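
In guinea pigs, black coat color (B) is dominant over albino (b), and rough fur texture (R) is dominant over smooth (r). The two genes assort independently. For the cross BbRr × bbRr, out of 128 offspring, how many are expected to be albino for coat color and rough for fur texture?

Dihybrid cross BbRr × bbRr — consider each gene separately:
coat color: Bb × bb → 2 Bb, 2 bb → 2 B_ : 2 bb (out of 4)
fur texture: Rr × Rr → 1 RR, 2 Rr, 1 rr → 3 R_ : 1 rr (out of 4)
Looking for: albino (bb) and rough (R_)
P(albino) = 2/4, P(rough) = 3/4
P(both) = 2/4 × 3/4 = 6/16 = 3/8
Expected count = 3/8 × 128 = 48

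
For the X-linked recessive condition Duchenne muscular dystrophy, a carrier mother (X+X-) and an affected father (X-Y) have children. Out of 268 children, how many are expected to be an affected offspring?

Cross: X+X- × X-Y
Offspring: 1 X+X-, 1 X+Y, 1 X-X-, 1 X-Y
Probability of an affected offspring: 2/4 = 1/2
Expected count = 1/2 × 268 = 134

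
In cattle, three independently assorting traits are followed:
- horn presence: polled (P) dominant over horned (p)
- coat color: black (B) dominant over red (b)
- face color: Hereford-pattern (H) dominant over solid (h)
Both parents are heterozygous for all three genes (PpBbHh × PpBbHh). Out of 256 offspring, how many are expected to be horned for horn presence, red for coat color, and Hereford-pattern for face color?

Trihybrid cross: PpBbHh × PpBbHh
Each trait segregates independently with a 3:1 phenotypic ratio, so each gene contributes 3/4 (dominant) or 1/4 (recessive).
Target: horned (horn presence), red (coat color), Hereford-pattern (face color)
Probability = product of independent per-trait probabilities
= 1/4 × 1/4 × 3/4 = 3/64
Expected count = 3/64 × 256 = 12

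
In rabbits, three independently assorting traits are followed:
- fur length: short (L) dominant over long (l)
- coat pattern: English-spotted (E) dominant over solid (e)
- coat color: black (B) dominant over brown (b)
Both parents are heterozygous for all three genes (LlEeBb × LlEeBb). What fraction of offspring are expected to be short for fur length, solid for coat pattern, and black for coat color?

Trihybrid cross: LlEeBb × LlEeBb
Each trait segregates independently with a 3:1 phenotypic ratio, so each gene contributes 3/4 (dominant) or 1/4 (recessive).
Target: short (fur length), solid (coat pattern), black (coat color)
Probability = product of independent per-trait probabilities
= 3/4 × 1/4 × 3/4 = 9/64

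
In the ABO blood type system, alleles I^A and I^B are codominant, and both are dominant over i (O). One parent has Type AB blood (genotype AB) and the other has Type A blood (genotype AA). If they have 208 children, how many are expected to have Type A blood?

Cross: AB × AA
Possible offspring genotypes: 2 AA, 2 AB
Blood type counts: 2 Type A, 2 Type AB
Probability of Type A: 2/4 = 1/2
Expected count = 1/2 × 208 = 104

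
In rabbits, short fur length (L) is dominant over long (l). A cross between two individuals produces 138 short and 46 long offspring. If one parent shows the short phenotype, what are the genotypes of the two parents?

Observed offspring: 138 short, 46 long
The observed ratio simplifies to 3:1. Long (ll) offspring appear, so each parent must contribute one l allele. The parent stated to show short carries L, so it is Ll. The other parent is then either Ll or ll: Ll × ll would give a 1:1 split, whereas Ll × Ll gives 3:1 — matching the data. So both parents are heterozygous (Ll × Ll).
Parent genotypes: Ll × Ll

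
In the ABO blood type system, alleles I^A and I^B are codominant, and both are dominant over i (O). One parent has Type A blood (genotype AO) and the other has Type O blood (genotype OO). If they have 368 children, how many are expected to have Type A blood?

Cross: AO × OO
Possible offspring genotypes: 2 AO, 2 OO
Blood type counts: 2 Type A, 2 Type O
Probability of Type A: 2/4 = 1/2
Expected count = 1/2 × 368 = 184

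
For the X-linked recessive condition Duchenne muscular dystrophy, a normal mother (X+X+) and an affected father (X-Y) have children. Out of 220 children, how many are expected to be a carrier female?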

-------------------------

Extract the entries above verbatim.

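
In guinea pigs, black coat color (B) is dominant over albino (b), and rough fur texture (R) is dominant over smooth (r). The two genes assort independently. For the cross BbRr × bbRr, out of 128 offspring, how many are expected to be albino for coat color and rough for fur texture?

Dihybrid cross BbRr × bbRr — consider each gene separately:
coat color: Bb × bb → 2 Bb, 2 bb → 2 B_ : 2 bb (out of 4)
fur texture: Rr × Rr → 1 RR, 2 Rr, 1 rr → 3 R_ : 1 rr (out of 4)
Looking for: albino (bb) and rough (R_)
P(albino) = 2/4, P(rough) = 3/4
P(both) = 2/4 × 3/4 = 6/16 = 3/8
Expected count = 3/8 × 128 = 48

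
For the X-linked recessive condition Duchenne muscular dystrophy, a carrier mother (X+X-) and an affected father (X-Y) have children. Out of 268 children, how many are expected to be an affected offspring?

Cross: X+X- × X-Y
Offspring: 1 X+X-, 1 X+Y, 1 X-X-, 1 X-Y
Probability of an affected offspring: 2/4 = 1/2
Expected count = 1/2 × 268 = 134

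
In cattle, three independently assorting traits are followed:
- horn presence: polled (P) dominant over horned (p)
- coat color: black (B) dominant over red (b)
- face color: Hereford-pattern (H) dominant over solid (h)
Both parents are heterozygous for all three genes (PpBbHh × PpBbHh). Out of 256 offspring, how many are expected to be horned for horn presence, red for coat color, and Hereford-pattern for face color?

Trihybrid cross: PpBbHh × PpBbHh
Each trait segregates independently with a 3:1 phenotypic ratio, so each gene contributes 3/4 (dominant) or 1/4 (recessive).
Target: horned (horn presence), red (coat color), Hereford-pattern (face color)
Probability = product of independent per-trait probabilities
= 1/4 × 1/4 × 3/4 = 3/64
Expected count = 3/64 × 256 = 12

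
In rabbits, three independently assorting traits are followed:
- fur length: short (L) dominant over long (l)
- coat pattern: English-spotted (E) dominant over solid (e)
- coat color: black (B) dominant over brown (b)
Both parents are heterozygous for all three genes (LlEeBb × LlEeBb). What fraction of offspring are expected to be short for fur length, solid for coat pattern, and black for coat color?

Trihybrid cross: LlEeBb × LlEeBb
Each trait segregates independently with a 3:1 phenotypic ratio, so each gene contributes 3/4 (dominant) or 1/4 (recessive).
Target: short (fur length), solid (coat pattern), black (coat color)
Probability = product of independent per-trait probabilities
= 3/4 × 1/4 × 3/4 = 9/64

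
In the ABO blood type system, alleles I^A and I^B are codominant, and both are dominant over i (O). One parent has Type AB blood (genotype AB) and the other has Type A blood (genotype AA). If they have 208 children, how many are expected to have Type A blood?

Cross: AB × AA
Possible offspring genotypes: 2 AA, 2 AB
Blood type counts: 2 Type A, 2 Type AB
Probability of Type A: 2/4 = 1/2
Expected count = 1/2 × 208 = 104

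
In rabbits, short fur length (L) is dominant over long (l). A cross between two individuals produces 138 short and 46 long offspring. If one parent shows the short phenotype, what are the genotypes of the two parents?

Observed offspring: 138 short, 46 long
The observed ratio simplifies to 3:1. Long (ll) offspring appear, so each parent must contribute one l allele. The parent stated to show short carries L, so it is Ll. The other parent is then either Ll or ll: Ll × ll would give a 1:1 split, whereas Ll × Ll gives 3:1 — matching the data. So both parents are heterozygous (Ll × Ll).
Parent genotypes: Ll × Ll

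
In the ABO blood type system, alleles I^A and I^B are codominant, and both are dominant over i (O). One parent has Type A blood (genotype AO) and the other has Type O blood (genotype OO). If they have 368 children, how many are expected to have Type A blood?

Cross: AO × OO
Possible offspring genotypes: 2 AO, 2 OO
Blood type counts: 2 Type A, 2 Type O
Probability of Type A: 2/4 = 1/2
Expected count = 1/2 × 368 = 184

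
For the X-linked recessive condition Duchenne muscular dystrophy, a normal mother (X+X+) and an affected father (X-Y) have children. Out of 220 children, how many are expected to be a carrier female?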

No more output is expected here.